> WHAT THIS TASK INVOLVES:
Starting at the top line and ending at the last, restate the records exactly.

Top of INPUT DATA

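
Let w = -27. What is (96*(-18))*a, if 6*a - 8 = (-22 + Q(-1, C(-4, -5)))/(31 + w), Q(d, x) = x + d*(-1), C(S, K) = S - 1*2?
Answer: -360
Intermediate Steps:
C(S, K) = -2 + S (C(S, K) = S - 2 = -2 + S)
Q(d, x) = x - d
a = 5/24 (a = 4/3 + ((-22 + ((-2 - 4) - 1*(-1)))/(31 - 27))/6 = 4/3 + ((-22 + (-6 + 1))/4)/6 = 4/3 + ((-22 - 5)*(¼))/6 = 4/3 + (-27*¼)/6 = 4/3 + (⅙)*(-27/4) = 4/3 - 9/8 = 5/24 ≈ 0.20833)
(96*(-18))*a = (96*(-18))*(5/24) = -1728*5/24 = -360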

Bottom of INPUT DATA

> EXERCISE OUTPUT:
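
Let w = -27. What is (96*(-18))*a, if 6*a - 8 = (-22 + Q(-1, C(-4, -5)))/(31 + w), Q(d, x) = x + d*(-1), C(S, K) = S - 1*2?
Answer: -360
Intermediate Steps:
C(S, K) = -2 + S (C(S, K) = S - 2 = -2 + S)
Q(d, x) = x - d
a = 5/24 (a = 4/3 + ((-22 + ((-2 - 4) - 1*(-1)))/(31 - 27))/6 = 4/3 + ((-22 + (-6 + 1))/4)/6 = 4/3 + ((-22 - 5)*(¼))/6 = 4/3 + (-27*¼)/6 = 4/3 + (⅙)*(-27/4) = 4/3 - 9/8 = 5/24 ≈ 0.20833)
(96*(-18))*a = (96*(-18))*(5/24) = -1728*5/24 = -360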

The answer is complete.